Data entries
>>>
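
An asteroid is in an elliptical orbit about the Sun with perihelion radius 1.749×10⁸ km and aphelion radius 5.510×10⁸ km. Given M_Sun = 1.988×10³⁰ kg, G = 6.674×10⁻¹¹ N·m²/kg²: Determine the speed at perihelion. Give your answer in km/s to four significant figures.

v ≈ 33.94 km/s

μ = GM = 6.674×10⁻¹¹ × 1.988×10³⁰ = 1.327×10²⁰ m³/s².
Semi-major axis a = (r_p + r_a)/2 = 3.6295×10⁸ km = 3.630×10¹¹ m.
Vis-viva: v² = μ(2/r − 1/a) = 1.327×10²⁰ × (1.144×10⁻¹¹ − 2.755×10⁻¹²) = 1.152×10⁹ m²/s².
v = 33940 m/s = 33.94 km/s.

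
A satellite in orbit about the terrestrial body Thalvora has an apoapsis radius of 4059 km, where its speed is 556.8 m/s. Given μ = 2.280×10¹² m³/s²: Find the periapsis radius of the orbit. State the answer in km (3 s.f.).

r_a = 4.059×10⁶ m.
Specific energy ε = v²/2 − μ/r = -4.067×10⁵ J/kg, so a = −μ/(2ε) = 2.803×10⁶ m.
The apsides satisfy r_p + r_a = 2a, so the periapsis radius is 2a − r_a = 1.547×10⁶ m = 1547.1 km.

periapsis radius ≈ 1550 km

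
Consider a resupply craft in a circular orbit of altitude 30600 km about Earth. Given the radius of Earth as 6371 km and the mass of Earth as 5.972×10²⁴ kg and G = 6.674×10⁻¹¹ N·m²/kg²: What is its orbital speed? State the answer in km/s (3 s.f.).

μ = GM = 6.674×10⁻¹¹ × 5.972×10²⁴ = 3.986×10¹⁴ m³/s².
r = 6371 + 30600 = 36971 km = 3.6971×10⁷ m.
For a circular orbit v = √(μ/r) = √(3.986×10¹⁴ / 3.697×10⁷) = √(1.078×10⁷) = 3283 m/s.
That is 3.283 km/s.

v ≈ 3.28 km/s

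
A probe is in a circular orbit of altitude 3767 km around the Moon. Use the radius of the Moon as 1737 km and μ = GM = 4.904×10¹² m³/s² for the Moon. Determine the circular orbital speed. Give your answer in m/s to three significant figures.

v ≈ 944 m/s

r = 1737 + 3767 = 5504.0 km = 5.5040×10⁶ m.
For a circular orbit v = √(μ/r) = √(4.904×10¹² / 5.504×10⁶) = √(8.910×10⁵) = 943.9 m/s.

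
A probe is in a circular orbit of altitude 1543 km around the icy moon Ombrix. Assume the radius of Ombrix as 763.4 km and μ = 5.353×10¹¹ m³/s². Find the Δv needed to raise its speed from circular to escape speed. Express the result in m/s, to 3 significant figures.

Δv ≈ 200 m/s

r = 763.4 + 1543 = 2306.4 km = 2.3064×10⁶ m.
Circular speed v_c = √(μ/r) = 481.8 m/s.
Escape speed v_esc = √(2μ/r) = √2 × v_c = 681.3 m/s.
Δv = v_esc − v_c = 199.6 m/s.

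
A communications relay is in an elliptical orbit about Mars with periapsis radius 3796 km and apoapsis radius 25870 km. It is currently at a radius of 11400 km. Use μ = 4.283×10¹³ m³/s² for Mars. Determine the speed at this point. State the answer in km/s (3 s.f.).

Semi-major axis a = (r_p + r_a)/2 = 14833 km = 1.483×10⁷ m.
Vis-viva: v² = μ(2/r − 1/a) = 4.283×10¹³ × (1.754×10⁻⁷ − 6.742×10⁻⁸) = 4.627×10⁶ m²/s².
v = 2151 m/s = 2.151 km/s.

v ≈ 2.15 km/s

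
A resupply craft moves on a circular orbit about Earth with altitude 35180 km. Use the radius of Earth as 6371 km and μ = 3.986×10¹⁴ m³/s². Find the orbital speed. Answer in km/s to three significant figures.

r = 6371 + 35180 = 41551 km = 4.1551×10⁷ m.
For a circular orbit v = √(μ/r) = √(3.986×10¹⁴ / 4.155×10⁷) = √(9.593×10⁶) = 3097 m/s.
That is 3.097 km/s.

v ≈ 3.10 km/s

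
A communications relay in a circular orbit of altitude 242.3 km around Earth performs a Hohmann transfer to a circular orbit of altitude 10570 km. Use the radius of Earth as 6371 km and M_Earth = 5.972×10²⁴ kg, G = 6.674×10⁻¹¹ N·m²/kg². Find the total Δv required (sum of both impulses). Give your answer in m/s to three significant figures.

μ = GM = 6.674×10⁻¹¹ × 5.972×10²⁴ = 3.986×10¹⁴ m³/s².
r₁ = 6371 + 242.3 = 6613.3 km = 6.6133×10⁶ m.
r₂ = 6371 + 10570 = 16941 km = 1.6941×10⁷ m.
Transfer ellipse a_t = (r₁ + r₂)/2 = 1.178×10⁷ m.
At r₁: circular v_c1 = √(μ/r₁) = 7763 m/s; transfer-perigee v_p = √[μ(2/r₁ − 1/a_t)] = 9311 m/s.
Δv₁ = v_p − v_c1 = 1548 m/s.
At r₂: circular v_c2 = √(μ/r₂) = 4850 m/s; transfer-apogee v_a = √[μ(2/r₂ − 1/a_t)] = 3635 m/s.
Δv₂ = v_c2 − v_a = 1216 m/s.
Total Δv = Δv₁ + Δv₂ = 2763 m/s.

Δv_total ≈ 2760 m/s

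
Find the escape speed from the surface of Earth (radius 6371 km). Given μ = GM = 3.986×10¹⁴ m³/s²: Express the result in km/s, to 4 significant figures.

r = R = 6.371×10⁶ m.
Escape speed v_esc = √(2μ/r) = √(2 × 3.986×10¹⁴ / 6.371×10⁶) = √(1.251×10⁸) = 11190 m/s.
= 11.19 km/s.

v_esc ≈ 11.19 km/s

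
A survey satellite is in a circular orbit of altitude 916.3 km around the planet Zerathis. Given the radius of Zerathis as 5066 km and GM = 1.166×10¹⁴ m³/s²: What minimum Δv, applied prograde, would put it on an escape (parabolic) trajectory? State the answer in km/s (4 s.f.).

Δv ≈ 1.829 km/s

r = 5066 + 916.3 = 5982.3 km = 5.9823×10⁶ m.
Circular speed v_c = √(μ/r) = 4415 m/s.
Escape speed v_esc = √(2μ/r) = √2 × v_c = 6244 m/s.
Δv = v_esc − v_c = 1829 m/s = 1.829 km/s.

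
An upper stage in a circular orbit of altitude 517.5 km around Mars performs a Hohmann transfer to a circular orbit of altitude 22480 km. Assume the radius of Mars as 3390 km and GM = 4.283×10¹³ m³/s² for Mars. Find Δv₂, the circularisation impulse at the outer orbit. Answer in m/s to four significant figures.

r₁ = 3390 + 517.5 = 3907.5 km = 3.9075×10⁶ m.
r₂ = 3390 + 22480 = 25870 km = 2.5870×10⁷ m.
Transfer ellipse a_t = (r₁ + r₂)/2 = 1.489×10⁷ m.
At r₁: circular v_c1 = √(μ/r₁) = 3311 m/s; transfer-periapsis v_p = √[μ(2/r₁ − 1/a_t)] = 4364 m/s.
At r₂: circular v_c2 = √(μ/r₂) = 1287 m/s; transfer-apoapsis v_a = √[μ(2/r₂ − 1/a_t)] = 659.2 m/s.
Δv₂ = v_c2 − v_a = 627.5 m/s.

Δv ≈ 627.5 m/s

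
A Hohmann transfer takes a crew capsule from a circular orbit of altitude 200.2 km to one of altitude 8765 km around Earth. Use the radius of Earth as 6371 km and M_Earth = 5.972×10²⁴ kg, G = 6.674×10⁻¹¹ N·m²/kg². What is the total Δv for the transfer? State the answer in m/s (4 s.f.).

μ = GM = 6.674×10⁻¹¹ × 5.972×10²⁴ = 3.986×10¹⁴ m³/s².
r₁ = 6371 + 200.2 = 6571.2 km = 6.5712×10⁶ m.
r₂ = 6371 + 8765 = 15136 km = 1.5136×10⁷ m.
Transfer ellipse a_t = (r₁ + r₂)/2 = 1.085×10⁷ m.
At r₁: circular v_c1 = √(μ/r₁) = 7788 m/s; transfer-perigee v_p = √[μ(2/r₁ − 1/a_t)] = 9197 m/s.
Δv₁ = v_p − v_c1 = 1409 m/s.
At r₂: circular v_c2 = √(μ/r₂) = 5132 m/s; transfer-apogee v_a = √[μ(2/r₂ − 1/a_t)] = 3993 m/s.
Δv₂ = v_c2 − v_a = 1139 m/s.
Total Δv = Δv₁ + Δv₂ = 2548 m/s.

Δv_total ≈ 2548 m/s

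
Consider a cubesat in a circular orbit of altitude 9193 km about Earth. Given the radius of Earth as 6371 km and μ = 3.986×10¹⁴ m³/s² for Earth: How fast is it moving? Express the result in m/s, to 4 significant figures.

v ≈ 5061 m/s

r = 6371 + 9193 = 15564 km = 1.5564×10⁷ m.
For a circular orbit v = √(μ/r) = √(3.986×10¹⁴ / 1.556×10⁷) = √(2.561×10⁷) = 5061 m/s.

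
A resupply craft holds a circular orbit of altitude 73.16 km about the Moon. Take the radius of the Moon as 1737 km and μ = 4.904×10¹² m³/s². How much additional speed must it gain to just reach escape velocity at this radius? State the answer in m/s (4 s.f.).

r = 1737 + 73.16 = 1810.2 km = 1.8102×10⁶ m.
Circular speed v_c = √(μ/r) = 1646 m/s.
Escape speed v_esc = √(2μ/r) = √2 × v_c = 2328 m/s.
Δv = v_esc − v_c = 681.8 m/s.

Δv ≈ 681.8 m/s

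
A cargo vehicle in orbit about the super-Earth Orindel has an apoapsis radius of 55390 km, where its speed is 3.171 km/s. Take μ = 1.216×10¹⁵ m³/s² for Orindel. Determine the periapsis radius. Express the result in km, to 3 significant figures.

r_a = 5.539×10⁷ m.
Specific energy ε = v²/2 − μ/r = -1.693×10⁷ J/kg, so a = −μ/(2ε) = 3.592×10⁷ m.
The apsides satisfy r_p + r_a = 2a, so the periapsis radius is 2a − r_a = 1.645×10⁷ m = 16453 km.

periapsis radius ≈ 16500 km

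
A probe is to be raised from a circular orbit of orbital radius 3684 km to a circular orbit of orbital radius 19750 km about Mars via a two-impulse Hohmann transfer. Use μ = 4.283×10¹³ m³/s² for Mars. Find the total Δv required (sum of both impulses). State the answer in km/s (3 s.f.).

Δv_total ≈ 1.66 km/s

r₁ = 3684 km = 3.684×10⁶ m.
r₂ = 19750 km = 1.975×10⁷ m.
Transfer ellipse a_t = (r₁ + r₂)/2 = 1.172×10⁷ m.
At r₁: circular v_c1 = √(μ/r₁) = 3410 m/s; transfer-periapsis v_p = √[μ(2/r₁ − 1/a_t)] = 4427 m/s.
Δv₁ = v_p − v_c1 = 1017 m/s.
At r₂: circular v_c2 = √(μ/r₂) = 1473 m/s; transfer-apoapsis v_a = √[μ(2/r₂ − 1/a_t)] = 825.7 m/s.
Δv₂ = v_c2 − v_a = 646.9 m/s.
Total Δv = Δv₁ + Δv₂ = 1664 m/s = 1.664 km/s.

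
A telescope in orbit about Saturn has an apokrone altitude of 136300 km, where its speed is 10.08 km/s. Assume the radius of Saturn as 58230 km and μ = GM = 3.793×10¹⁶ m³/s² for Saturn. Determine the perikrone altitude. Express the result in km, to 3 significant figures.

perikrone altitude ≈ 10300 km

r_a = 58230 + 136300 = 1.9453×10⁵ km = 1.945×10⁸ m.
Specific energy ε = v²/2 − μ/r = -1.442×10⁸ J/kg, so a = −μ/(2ε) = 1.315×10⁸ m.
The apsides satisfy r_p + r_a = 2a, so the perikrone radius is 2a − r_a = 6.854×10⁷ m = 68545 km.
Perikrone altitude = 68545 − 58230 = 10315 km.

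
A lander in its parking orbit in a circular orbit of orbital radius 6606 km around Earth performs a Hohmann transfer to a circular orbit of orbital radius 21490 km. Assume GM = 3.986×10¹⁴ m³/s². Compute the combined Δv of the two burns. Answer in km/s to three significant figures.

r₁ = 6606 km = 6.606×10⁶ m.
r₂ = 21490 km = 2.149×10⁷ m.
Transfer ellipse a_t = (r₁ + r₂)/2 = 1.405×10⁷ m.
At r₁: circular v_c1 = √(μ/r₁) = 7768 m/s; transfer-perigee v_p = √[μ(2/r₁ − 1/a_t)] = 9607 m/s.
Δv₁ = v_p − v_c1 = 1840 m/s.
At r₂: circular v_c2 = √(μ/r₂) = 4307 m/s; transfer-apogee v_a = √[μ(2/r₂ − 1/a_t)] = 2953 m/s.
Δv₂ = v_c2 − v_a = 1353 m/s.
Total Δv = Δv₁ + Δv₂ = 3193 m/s = 3.193 km/s.

Δv_total ≈ 3.19 km/s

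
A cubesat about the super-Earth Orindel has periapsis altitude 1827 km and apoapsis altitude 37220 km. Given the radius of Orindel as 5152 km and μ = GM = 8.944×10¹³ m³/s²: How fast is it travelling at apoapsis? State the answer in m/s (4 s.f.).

r_p = 5152 + 1827 = 6979.0 km = 6.9790×10⁶ m.
r_a = 5152 + 37220 = 42372 km = 4.2372×10⁷ m.
Semi-major axis a = (r_p + r_a)/2 = 24676 km = 2.468×10⁷ m.
Vis-viva: v² = μ(2/r − 1/a) = 8.944×10¹³ × (4.720×10⁻⁸ − 4.053×10⁻⁸) = 5.970×10⁵ m²/s².
v = 772.7 m/s.

v ≈ 772.7 m/s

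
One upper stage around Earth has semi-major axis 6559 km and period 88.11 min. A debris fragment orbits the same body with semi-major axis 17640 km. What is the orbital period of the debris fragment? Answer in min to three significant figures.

T₂ ≈ 389 min

Kepler's third law: T² ∝ a³, so T₂ = T₁ (a₂/a₁)^(3/2).
a₂/a₁ = 2.689, (a₂/a₁)^(3/2) = 4.411.
T₂ = 88.11 × 4.411 = 388.6 min.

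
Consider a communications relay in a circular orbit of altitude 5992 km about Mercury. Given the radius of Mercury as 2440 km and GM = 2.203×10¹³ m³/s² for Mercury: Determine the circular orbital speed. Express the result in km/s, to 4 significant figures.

v ≈ 1.616 km/s

r = 2440 + 5992 = 8432.0 km = 8.4320×10⁶ m.
For a circular orbit v = √(μ/r) = √(2.203×10¹³ / 8.432×10⁶) = √(2.613×10⁶) = 1616 m/s.
That is 1.616 km/s.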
<<<
== REQUIREMENT ==
Output exactly the lines of the data that run from the one containing "Consider a communications" to the very last line, and no others.

== EXERCISE OUTPUT ==
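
Consider a communications relay in a circular orbit of altitude 5992 km about Mercury. Given the radius of Mercury as 2440 km and GM = 2.203×10¹³ m³/s² for Mercury: Determine the circular orbital speed. Express the result in km/s, to 4 significant figures.

v ≈ 1.616 km/s

r = 2440 + 5992 = 8432.0 km = 8.4320×10⁶ m.
For a circular orbit v = √(μ/r) = √(2.203×10¹³ / 8.432×10⁶) = √(2.613×10⁶) = 1616 m/s.
That is 1.616 km/s.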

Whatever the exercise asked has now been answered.